__Task item__.
Where the records below show a line containing "1. Rotate 180° counterclockwise about origin", start copying; end with the line containing "Calculate the determinant of the 3×3", and copy it too.

Stored data:
○ ○ ○

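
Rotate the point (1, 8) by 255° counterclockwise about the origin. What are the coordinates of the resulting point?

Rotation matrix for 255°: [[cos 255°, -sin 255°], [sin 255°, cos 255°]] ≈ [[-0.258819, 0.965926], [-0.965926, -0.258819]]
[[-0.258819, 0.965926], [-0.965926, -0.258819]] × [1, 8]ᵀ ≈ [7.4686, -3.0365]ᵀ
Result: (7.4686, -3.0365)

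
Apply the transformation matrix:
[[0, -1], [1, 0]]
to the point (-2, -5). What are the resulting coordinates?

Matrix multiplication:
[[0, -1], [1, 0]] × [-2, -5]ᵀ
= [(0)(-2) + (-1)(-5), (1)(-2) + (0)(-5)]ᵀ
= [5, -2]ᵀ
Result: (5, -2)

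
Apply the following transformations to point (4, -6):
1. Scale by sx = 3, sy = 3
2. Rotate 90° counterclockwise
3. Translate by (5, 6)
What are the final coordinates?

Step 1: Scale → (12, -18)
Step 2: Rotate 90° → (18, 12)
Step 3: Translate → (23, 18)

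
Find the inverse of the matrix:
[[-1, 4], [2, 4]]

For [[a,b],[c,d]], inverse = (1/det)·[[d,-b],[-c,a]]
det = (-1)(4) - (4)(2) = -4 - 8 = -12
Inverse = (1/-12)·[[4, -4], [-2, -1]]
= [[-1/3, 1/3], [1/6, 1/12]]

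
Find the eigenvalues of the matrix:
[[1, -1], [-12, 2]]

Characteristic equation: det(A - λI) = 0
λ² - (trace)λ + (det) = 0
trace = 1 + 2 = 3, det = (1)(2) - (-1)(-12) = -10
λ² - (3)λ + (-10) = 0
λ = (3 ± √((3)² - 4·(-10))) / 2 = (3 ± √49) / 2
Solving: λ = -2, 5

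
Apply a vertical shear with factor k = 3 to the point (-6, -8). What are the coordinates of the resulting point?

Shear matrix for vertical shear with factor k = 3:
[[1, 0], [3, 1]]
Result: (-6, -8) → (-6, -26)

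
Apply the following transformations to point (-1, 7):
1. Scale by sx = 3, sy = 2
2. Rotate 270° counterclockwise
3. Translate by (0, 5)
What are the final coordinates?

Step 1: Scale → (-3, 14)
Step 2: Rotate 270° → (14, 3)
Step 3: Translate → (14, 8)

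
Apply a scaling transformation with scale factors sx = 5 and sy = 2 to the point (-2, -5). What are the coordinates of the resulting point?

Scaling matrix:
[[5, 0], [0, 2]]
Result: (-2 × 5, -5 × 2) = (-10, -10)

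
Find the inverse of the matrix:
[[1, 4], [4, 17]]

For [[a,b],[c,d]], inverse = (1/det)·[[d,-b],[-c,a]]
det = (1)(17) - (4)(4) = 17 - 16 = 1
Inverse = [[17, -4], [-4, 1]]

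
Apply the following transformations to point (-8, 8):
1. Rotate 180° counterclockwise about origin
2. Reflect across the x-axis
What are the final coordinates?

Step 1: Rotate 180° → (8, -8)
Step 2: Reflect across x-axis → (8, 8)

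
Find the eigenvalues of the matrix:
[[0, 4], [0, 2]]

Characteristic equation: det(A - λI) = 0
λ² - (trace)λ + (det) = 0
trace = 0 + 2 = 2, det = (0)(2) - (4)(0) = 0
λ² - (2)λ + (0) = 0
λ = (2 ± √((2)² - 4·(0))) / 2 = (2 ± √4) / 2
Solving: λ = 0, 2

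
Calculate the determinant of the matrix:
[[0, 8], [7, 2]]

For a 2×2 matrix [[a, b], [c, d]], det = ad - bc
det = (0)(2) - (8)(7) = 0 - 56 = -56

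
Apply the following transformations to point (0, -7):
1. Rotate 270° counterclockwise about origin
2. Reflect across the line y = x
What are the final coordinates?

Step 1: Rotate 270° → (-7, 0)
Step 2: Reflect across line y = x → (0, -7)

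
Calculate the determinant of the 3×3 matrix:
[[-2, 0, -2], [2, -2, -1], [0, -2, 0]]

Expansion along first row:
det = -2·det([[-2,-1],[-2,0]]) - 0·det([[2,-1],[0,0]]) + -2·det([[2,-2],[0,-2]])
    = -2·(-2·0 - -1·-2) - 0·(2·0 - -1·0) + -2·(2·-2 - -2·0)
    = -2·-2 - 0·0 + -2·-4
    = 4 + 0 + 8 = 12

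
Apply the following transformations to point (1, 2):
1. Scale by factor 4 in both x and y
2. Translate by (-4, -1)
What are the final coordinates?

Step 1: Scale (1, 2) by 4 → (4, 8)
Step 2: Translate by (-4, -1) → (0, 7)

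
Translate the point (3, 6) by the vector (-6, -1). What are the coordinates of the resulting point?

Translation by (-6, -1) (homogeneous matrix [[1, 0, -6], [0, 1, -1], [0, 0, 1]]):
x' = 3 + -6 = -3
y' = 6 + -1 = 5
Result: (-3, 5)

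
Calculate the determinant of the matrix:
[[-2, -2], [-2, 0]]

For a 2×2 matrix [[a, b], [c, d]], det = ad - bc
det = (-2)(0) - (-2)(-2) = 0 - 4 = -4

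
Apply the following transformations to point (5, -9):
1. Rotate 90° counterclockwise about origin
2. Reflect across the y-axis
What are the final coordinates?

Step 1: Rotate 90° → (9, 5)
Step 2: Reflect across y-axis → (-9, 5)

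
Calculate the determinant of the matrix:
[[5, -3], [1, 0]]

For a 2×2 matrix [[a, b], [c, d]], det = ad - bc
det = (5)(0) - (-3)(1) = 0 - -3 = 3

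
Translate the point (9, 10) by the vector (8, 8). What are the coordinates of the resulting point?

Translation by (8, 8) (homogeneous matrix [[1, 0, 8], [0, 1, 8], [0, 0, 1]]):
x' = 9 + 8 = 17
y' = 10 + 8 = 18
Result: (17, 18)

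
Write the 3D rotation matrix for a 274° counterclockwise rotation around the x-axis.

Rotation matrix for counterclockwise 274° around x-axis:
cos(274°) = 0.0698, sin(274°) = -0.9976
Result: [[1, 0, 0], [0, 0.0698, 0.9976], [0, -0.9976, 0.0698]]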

○ ○ ○

__Result below__.
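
1. Rotate 180° counterclockwise about origin
2. Reflect across the x-axis
What are the final coordinates?

Step 1: Rotate 180° → (8, -8)
Step 2: Reflect across x-axis → (8, 8)

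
Find the eigenvalues of the matrix:
[[0, 4], [0, 2]]

Characteristic equation: det(A - λI) = 0
λ² - (trace)λ + (det) = 0
trace = 0 + 2 = 2, det = (0)(2) - (4)(0) = 0
λ² - (2)λ + (0) = 0
λ = (2 ± √((2)² - 4·(0))) / 2 = (2 ± √4) / 2
Solving: λ = 0, 2

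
Calculate the determinant of the matrix:
[[0, 8], [7, 2]]

For a 2×2 matrix [[a, b], [c, d]], det = ad - bc
det = (0)(2) - (8)(7) = 0 - 56 = -56

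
Apply the following transformations to point (0, -7):
1. Rotate 270° counterclockwise about origin
2. Reflect across the line y = x
What are the final coordinates?

Step 1: Rotate 270° → (-7, 0)
Step 2: Reflect across line y = x → (0, -7)

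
Calculate the determinant of the 3×3 matrix: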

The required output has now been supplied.